The records below are to be duplicated exactly as they appear.

INFORMATION SHOWN section start

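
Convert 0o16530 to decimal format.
Convert 0o16530 (octal) → 1×4096 + 6×512 + 5×64 + 3×8 = 7512 (decimal)
7512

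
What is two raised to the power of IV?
Convert two (English words) → 2 (decimal)
Convert IV (Roman numeral) → 4 (decimal)
Compute 2 ^ 4 = 16
16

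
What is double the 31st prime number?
The 31st prime number = 127
Compute 127 × 2 = 254
254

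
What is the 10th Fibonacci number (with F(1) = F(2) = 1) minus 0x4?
The 10th Fibonacci number (with F(1) = F(2) = 1): 1, 1, 2, 3, 5, 8, 13, 21, 34, 55 → 55
Convert 0x4 (hexadecimal) → 4 (decimal)
Compute 55 - 4 = 51
51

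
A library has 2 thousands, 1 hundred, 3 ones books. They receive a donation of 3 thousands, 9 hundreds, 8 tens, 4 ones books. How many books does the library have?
Convert 2 thousands, 1 hundred, 3 ones (place-value notation) → 2×1000 + 1×100 + 3 = 2103 (decimal)
Convert 3 thousands, 9 hundreds, 8 tens, 4 ones (place-value notation) → 3×1000 + 9×100 + 8×10 + 4 = 3984 (decimal)
Compute 2103 + 3984 = 6087
6087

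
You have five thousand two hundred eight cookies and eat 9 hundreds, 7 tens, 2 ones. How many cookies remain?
Convert five thousand two hundred eight (English words) → 5×1000 + 2×100 + 8 = 5208 (decimal)
Convert 9 hundreds, 7 tens, 2 ones (place-value notation) → 9×100 + 7×10 + 2 = 972 (decimal)
Compute 5208 - 972 = 4236
4236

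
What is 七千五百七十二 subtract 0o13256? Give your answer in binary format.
Convert 七千五百七十二 (Chinese numeral) → 7×1000 + 5×100 + 7×10 + 2 = 7572 (decimal)
Convert 0o13256 (octal) → 1×4096 + 3×512 + 2×64 + 5×8 + 6 = 5806 (decimal)
Compute 7572 - 5806 = 1766
Convert 1766 (decimal) → 1766 = 1024 + 512 + 128 + 64 + 32 + 4 + 2 → 0b11011100110 (binary)
0b11011100110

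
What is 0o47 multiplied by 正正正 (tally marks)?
Convert 0o47 (octal) → 4×8 + 7 = 39 (decimal)
Convert 正正正 (tally marks) → 5 + 5 + 5 = 15 (decimal)
Compute 39 × 15 = 585
585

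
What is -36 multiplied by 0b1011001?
Convert 0b1011001 (binary) → 64 + 16 + 8 + 1 = 89 (decimal)
Compute -36 × 89 = -3204
-3204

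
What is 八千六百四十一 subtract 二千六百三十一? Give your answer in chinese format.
Convert 八千六百四十一 (Chinese numeral) → 8×1000 + 6×100 + 4×10 + 1 = 8641 (decimal)
Convert 二千六百三十一 (Chinese numeral) → 2×1000 + 6×100 + 3×10 + 1 = 2631 (decimal)
Compute 8641 - 2631 = 6010
Convert 6010 (decimal) → 6010 = 6×1000 + 1×10 → 六千零一十 (Chinese numeral)
六千零一十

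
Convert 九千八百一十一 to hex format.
Convert 九千八百一十一 (Chinese numeral) → 9×1000 + 8×100 + 1×10 + 1 = 9811 (decimal)
Convert 9811 (decimal) → 9811 = 2×4096 + 6×256 + 5×16 + 3 → 0x2653 (hexadecimal)
0x2653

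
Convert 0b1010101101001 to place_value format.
Convert 0b1010101101001 (binary) → 4096 + 1024 + 256 + 64 + 32 + 8 + 1 = 5481 (decimal)
Convert 5481 (decimal) → 5481 = 5×1000 + 4×100 + 8×10 + 1 → 5 thousands, 4 hundreds, 8 tens, 1 one (place-value notation)
5 thousands, 4 hundreds, 8 tens, 1 one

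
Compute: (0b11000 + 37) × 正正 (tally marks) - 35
Convert 0b11000 (binary) → 16 + 8 = 24 (decimal)
Convert 正正 (tally marks) → 5 + 5 = 10 (decimal)
Expression in decimal: (24 + 37) × 10 - 35
Parentheses first: 24 + 37 = 61
Multiply: 61 × 10 = 610
Subtract: 610 - 35 = 575
575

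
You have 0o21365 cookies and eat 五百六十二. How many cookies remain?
Convert 0o21365 (octal) → 2×4096 + 1×512 + 3×64 + 6×8 + 5 = 8949 (decimal)
Convert 五百六十二 (Chinese numeral) → 5×100 + 6×10 + 2 = 562 (decimal)
Compute 8949 - 562 = 8387
8387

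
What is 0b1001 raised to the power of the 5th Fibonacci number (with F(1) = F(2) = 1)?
Convert 0b1001 (binary) → 8 + 1 = 9 (decimal)
Convert the 5th Fibonacci number (with F(1) = F(2) = 1) (Fibonacci index) → 1, 1, 2, 3, 5 → 5 (decimal)
Compute 9 ^ 5 = 59049
59049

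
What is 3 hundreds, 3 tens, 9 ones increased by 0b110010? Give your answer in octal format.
Convert 3 hundreds, 3 tens, 9 ones (place-value notation) → 3×100 + 3×10 + 9 = 339 (decimal)
Convert 0b110010 (binary) → 32 + 16 + 2 = 50 (decimal)
Compute 339 + 50 = 389
Convert 389 (decimal) → 389 = 6×64 + 5 → 0o605 (octal)
0o605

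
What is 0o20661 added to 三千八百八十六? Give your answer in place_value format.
Convert 0o20661 (octal) → 2×4096 + 6×64 + 6×8 + 1 = 8625 (decimal)
Convert 三千八百八十六 (Chinese numeral) → 3×1000 + 8×100 + 8×10 + 6 = 3886 (decimal)
Compute 8625 + 3886 = 12511
Convert 12511 (decimal) → 12511 = 12×1000 + 5×100 + 1×10 + 1 → 12 thousands, 5 hundreds, 1 ten, 1 one (place-value notation)
12 thousands, 5 hundreds, 1 ten, 1 one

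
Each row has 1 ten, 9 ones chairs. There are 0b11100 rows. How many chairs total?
Convert 1 ten, 9 ones (place-value notation) → 1×10 + 9 = 19 (decimal)
Convert 0b11100 (binary) → 16 + 8 + 4 = 28 (decimal)
Compute 19 × 28 = 532
532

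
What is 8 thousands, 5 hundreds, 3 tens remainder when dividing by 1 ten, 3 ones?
Convert 8 thousands, 5 hundreds, 3 tens (place-value notation) → 8×1000 + 5×100 + 3×10 = 8530 (decimal)
Convert 1 ten, 3 ones (place-value notation) → 1×10 + 3 = 13 (decimal)
Compute 8530 mod 13 = 2
2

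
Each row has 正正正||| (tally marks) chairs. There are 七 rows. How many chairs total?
Convert 正正正||| (tally marks) → 5 + 5 + 5 + 3 = 18 (decimal)
Convert 七 (Chinese numeral) → 7 (decimal)
Compute 18 × 7 = 126
126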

INFORMATION SHOWN section end

**WRITTEN ANSWER:**
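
Convert 0o16530 to decimal format.
Convert 0o16530 (octal) → 1×4096 + 6×512 + 5×64 + 3×8 = 7512 (decimal)
7512

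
What is two raised to the power of IV?
Convert two (English words) → 2 (decimal)
Convert IV (Roman numeral) → 4 (decimal)
Compute 2 ^ 4 = 16
16

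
What is double the 31st prime number?
The 31st prime number = 127
Compute 127 × 2 = 254
254

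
What is the 10th Fibonacci number (with F(1) = F(2) = 1) minus 0x4?
The 10th Fibonacci number (with F(1) = F(2) = 1): 1, 1, 2, 3, 5, 8, 13, 21, 34, 55 → 55
Convert 0x4 (hexadecimal) → 4 (decimal)
Compute 55 - 4 = 51
51

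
A library has 2 thousands, 1 hundred, 3 ones books. They receive a donation of 3 thousands, 9 hundreds, 8 tens, 4 ones books. How many books does the library have?
Convert 2 thousands, 1 hundred, 3 ones (place-value notation) → 2×1000 + 1×100 + 3 = 2103 (decimal)
Convert 3 thousands, 9 hundreds, 8 tens, 4 ones (place-value notation) → 3×1000 + 9×100 + 8×10 + 4 = 3984 (decimal)
Compute 2103 + 3984 = 6087
6087

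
You have five thousand two hundred eight cookies and eat 9 hundreds, 7 tens, 2 ones. How many cookies remain?
Convert five thousand two hundred eight (English words) → 5×1000 + 2×100 + 8 = 5208 (decimal)
Convert 9 hundreds, 7 tens, 2 ones (place-value notation) → 9×100 + 7×10 + 2 = 972 (decimal)
Compute 5208 - 972 = 4236
4236

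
What is 七千五百七十二 subtract 0o13256? Give your answer in binary format.
Convert 七千五百七十二 (Chinese numeral) → 7×1000 + 5×100 + 7×10 + 2 = 7572 (decimal)
Convert 0o13256 (octal) → 1×4096 + 3×512 + 2×64 + 5×8 + 6 = 5806 (decimal)
Compute 7572 - 5806 = 1766
Convert 1766 (decimal) → 1766 = 1024 + 512 + 128 + 64 + 32 + 4 + 2 → 0b11011100110 (binary)
0b11011100110

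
What is 0o47 multiplied by 正正正 (tally marks)?
Convert 0o47 (octal) → 4×8 + 7 = 39 (decimal)
Convert 正正正 (tally marks) → 5 + 5 + 5 = 15 (decimal)
Compute 39 × 15 = 585
585

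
What is -36 multiplied by 0b1011001?
Convert 0b1011001 (binary) → 64 + 16 + 8 + 1 = 89 (decimal)
Compute -36 × 89 = -3204
-3204

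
What is 八千六百四十一 subtract 二千六百三十一? Give your answer in chinese format.
Convert 八千六百四十一 (Chinese numeral) → 8×1000 + 6×100 + 4×10 + 1 = 8641 (decimal)
Convert 二千六百三十一 (Chinese numeral) → 2×1000 + 6×100 + 3×10 + 1 = 2631 (decimal)
Compute 8641 - 2631 = 6010
Convert 6010 (decimal) → 6010 = 6×1000 + 1×10 → 六千零一十 (Chinese numeral)
六千零一十

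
Convert 九千八百一十一 to hex format.
Convert 九千八百一十一 (Chinese numeral) → 9×1000 + 8×100 + 1×10 + 1 = 9811 (decimal)
Convert 9811 (decimal) → 9811 = 2×4096 + 6×256 + 5×16 + 3 → 0x2653 (hexadecimal)
0x2653

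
Convert 0b1010101101001 to place_value format.
Convert 0b1010101101001 (binary) → 4096 + 1024 + 256 + 64 + 32 + 8 + 1 = 5481 (decimal)
Convert 5481 (decimal) → 5481 = 5×1000 + 4×100 + 8×10 + 1 → 5 thousands, 4 hundreds, 8 tens, 1 one (place-value notation)
5 thousands, 4 hundreds, 8 tens, 1 one

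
Compute: (0b11000 + 37) × 正正 (tally marks) - 35
Convert 0b11000 (binary) → 16 + 8 = 24 (decimal)
Convert 正正 (tally marks) → 5 + 5 = 10 (decimal)
Expression in decimal: (24 + 37) × 10 - 35
Parentheses first: 24 + 37 = 61
Multiply: 61 × 10 = 610
Subtract: 610 - 35 = 575
575

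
You have 0o21365 cookies and eat 五百六十二. How many cookies remain?
Convert 0o21365 (octal) → 2×4096 + 1×512 + 3×64 + 6×8 + 5 = 8949 (decimal)
Convert 五百六十二 (Chinese numeral) → 5×100 + 6×10 + 2 = 562 (decimal)
Compute 8949 - 562 = 8387
8387

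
What is 0b1001 raised to the power of the 5th Fibonacci number (with F(1) = F(2) = 1)?
Convert 0b1001 (binary) → 8 + 1 = 9 (decimal)
Convert the 5th Fibonacci number (with F(1) = F(2) = 1) (Fibonacci index) → 1, 1, 2, 3, 5 → 5 (decimal)
Compute 9 ^ 5 = 59049
59049

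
What is 3 hundreds, 3 tens, 9 ones increased by 0b110010? Give your answer in octal format.
Convert 3 hundreds, 3 tens, 9 ones (place-value notation) → 3×100 + 3×10 + 9 = 339 (decimal)
Convert 0b110010 (binary) → 32 + 16 + 2 = 50 (decimal)
Compute 339 + 50 = 389
Convert 389 (decimal) → 389 = 6×64 + 5 → 0o605 (octal)
0o605

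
What is 0o20661 added to 三千八百八十六? Give your answer in place_value format.
Convert 0o20661 (octal) → 2×4096 + 6×64 + 6×8 + 1 = 8625 (decimal)
Convert 三千八百八十六 (Chinese numeral) → 3×1000 + 8×100 + 8×10 + 6 = 3886 (decimal)
Compute 8625 + 3886 = 12511
Convert 12511 (decimal) → 12511 = 12×1000 + 5×100 + 1×10 + 1 → 12 thousands, 5 hundreds, 1 ten, 1 one (place-value notation)
12 thousands, 5 hundreds, 1 ten, 1 one

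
Each row has 1 ten, 9 ones chairs. There are 0b11100 rows. How many chairs total?
Convert 1 ten, 9 ones (place-value notation) → 1×10 + 9 = 19 (decimal)
Convert 0b11100 (binary) → 16 + 8 + 4 = 28 (decimal)
Compute 19 × 28 = 532
532

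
What is 8 thousands, 5 hundreds, 3 tens remainder when dividing by 1 ten, 3 ones?
Convert 8 thousands, 5 hundreds, 3 tens (place-value notation) → 8×1000 + 5×100 + 3×10 = 8530 (decimal)
Convert 1 ten, 3 ones (place-value notation) → 1×10 + 3 = 13 (decimal)
Compute 8530 mod 13 = 2
2

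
Each row has 正正正||| (tally marks) chairs. There are 七 rows. How many chairs total?
Convert 正正正||| (tally marks) → 5 + 5 + 5 + 3 = 18 (decimal)
Convert 七 (Chinese numeral) → 7 (decimal)
Compute 18 × 7 = 126
126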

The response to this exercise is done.